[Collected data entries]
--
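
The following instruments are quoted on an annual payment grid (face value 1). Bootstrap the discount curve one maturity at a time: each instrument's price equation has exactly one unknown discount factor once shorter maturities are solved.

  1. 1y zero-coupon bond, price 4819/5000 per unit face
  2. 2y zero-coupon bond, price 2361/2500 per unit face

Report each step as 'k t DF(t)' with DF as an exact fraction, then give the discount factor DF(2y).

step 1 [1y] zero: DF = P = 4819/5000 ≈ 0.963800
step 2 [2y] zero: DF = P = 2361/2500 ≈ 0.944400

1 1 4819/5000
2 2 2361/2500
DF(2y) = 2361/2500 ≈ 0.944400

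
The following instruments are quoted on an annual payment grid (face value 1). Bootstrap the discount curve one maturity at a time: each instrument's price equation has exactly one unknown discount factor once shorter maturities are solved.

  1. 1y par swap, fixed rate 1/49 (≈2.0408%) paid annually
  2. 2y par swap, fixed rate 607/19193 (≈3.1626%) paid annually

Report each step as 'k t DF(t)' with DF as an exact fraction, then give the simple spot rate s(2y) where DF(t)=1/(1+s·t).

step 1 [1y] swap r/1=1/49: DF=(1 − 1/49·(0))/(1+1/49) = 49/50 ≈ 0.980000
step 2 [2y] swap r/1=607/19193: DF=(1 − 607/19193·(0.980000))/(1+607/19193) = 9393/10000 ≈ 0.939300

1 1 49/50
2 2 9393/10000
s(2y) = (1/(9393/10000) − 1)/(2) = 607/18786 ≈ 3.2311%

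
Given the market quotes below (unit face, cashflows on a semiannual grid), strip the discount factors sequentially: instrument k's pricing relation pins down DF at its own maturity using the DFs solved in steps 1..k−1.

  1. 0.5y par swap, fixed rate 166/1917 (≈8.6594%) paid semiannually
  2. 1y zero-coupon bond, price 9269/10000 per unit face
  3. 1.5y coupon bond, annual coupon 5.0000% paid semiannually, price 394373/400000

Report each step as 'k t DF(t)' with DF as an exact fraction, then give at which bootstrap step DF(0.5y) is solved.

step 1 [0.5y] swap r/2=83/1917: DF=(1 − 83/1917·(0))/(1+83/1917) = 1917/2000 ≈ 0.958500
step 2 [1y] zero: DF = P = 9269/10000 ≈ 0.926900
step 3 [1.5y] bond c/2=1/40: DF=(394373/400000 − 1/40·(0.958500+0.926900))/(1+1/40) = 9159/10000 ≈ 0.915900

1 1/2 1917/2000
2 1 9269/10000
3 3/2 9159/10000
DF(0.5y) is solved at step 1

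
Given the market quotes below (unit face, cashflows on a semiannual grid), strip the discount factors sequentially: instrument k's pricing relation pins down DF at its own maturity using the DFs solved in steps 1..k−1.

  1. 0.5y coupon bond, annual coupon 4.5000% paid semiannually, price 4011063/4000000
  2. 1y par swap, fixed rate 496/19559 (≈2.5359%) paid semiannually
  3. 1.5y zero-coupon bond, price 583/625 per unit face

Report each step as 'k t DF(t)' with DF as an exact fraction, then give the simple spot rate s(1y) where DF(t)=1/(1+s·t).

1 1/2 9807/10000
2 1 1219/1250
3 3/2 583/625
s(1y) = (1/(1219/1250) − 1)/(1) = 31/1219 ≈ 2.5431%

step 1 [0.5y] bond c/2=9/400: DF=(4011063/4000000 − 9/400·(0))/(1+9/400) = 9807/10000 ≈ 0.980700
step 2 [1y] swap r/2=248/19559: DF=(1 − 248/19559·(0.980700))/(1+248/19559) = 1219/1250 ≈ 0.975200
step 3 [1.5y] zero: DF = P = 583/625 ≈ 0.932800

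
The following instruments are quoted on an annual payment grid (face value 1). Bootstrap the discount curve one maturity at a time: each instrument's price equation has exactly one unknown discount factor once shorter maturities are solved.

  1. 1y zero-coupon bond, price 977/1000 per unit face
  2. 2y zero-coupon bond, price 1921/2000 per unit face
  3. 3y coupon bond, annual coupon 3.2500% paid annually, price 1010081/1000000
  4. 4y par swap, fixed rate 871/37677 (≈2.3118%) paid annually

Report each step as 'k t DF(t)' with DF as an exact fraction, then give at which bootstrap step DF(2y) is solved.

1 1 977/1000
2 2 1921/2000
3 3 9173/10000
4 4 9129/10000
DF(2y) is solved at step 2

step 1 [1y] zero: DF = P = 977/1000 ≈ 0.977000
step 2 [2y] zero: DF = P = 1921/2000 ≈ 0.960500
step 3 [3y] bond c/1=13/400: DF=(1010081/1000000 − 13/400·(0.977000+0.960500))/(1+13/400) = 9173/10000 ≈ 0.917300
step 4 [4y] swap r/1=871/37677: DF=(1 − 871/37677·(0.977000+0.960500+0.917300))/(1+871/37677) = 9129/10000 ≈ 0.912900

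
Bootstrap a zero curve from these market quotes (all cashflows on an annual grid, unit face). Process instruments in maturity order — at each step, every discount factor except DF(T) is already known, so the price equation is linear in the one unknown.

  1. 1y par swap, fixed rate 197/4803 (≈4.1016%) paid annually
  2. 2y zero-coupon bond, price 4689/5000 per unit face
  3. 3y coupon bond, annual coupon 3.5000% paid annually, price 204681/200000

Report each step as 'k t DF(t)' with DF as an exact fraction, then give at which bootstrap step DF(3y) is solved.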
--
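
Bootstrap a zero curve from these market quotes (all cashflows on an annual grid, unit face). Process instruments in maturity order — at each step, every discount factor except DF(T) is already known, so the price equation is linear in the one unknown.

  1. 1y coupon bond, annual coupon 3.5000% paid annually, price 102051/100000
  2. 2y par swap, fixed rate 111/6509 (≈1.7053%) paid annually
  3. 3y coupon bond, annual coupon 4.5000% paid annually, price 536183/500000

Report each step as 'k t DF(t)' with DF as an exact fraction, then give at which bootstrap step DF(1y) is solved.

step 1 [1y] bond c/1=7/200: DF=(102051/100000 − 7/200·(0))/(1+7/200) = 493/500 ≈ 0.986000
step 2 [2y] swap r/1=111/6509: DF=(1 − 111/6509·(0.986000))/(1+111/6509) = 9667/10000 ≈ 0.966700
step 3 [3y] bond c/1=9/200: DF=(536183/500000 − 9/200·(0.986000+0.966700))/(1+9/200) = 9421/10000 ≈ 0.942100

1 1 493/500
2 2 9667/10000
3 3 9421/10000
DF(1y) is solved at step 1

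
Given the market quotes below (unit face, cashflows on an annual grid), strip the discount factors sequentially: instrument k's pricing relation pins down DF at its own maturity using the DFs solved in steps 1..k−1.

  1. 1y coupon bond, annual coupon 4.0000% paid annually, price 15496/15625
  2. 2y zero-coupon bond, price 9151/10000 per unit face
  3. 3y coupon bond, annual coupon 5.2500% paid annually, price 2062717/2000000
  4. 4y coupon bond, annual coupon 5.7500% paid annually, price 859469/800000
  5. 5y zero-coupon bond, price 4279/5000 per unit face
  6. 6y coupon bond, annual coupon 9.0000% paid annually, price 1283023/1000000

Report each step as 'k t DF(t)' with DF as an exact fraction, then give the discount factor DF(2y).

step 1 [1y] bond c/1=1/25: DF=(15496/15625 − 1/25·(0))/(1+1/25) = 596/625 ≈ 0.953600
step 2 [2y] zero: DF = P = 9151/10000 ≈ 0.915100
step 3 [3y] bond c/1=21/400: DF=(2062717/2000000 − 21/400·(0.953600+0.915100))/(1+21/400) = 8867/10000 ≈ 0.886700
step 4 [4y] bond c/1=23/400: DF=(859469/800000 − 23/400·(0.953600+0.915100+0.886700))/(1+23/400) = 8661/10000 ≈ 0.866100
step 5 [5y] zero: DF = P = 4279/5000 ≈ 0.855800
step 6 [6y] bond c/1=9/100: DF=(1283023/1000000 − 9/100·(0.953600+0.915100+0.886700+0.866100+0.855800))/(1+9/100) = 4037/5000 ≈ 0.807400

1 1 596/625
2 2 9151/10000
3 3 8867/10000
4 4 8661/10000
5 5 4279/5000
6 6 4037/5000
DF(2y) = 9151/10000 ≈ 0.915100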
--
**Exercise details**:
Reproduce the entries above exactly, but only the lines between the line holding "4. 4y coupon" and the line holding "6. 6y coupon", inclusive.

**Exercise response**:
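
  4. 4y coupon bond, annual coupon 5.7500% paid annually, price 859469/800000
  5. 5y zero-coupon bond, price 4279/5000 per unit face
  6. 6y coupon bond, annual coupon 9.0000% paid annually, price 1283023/1000000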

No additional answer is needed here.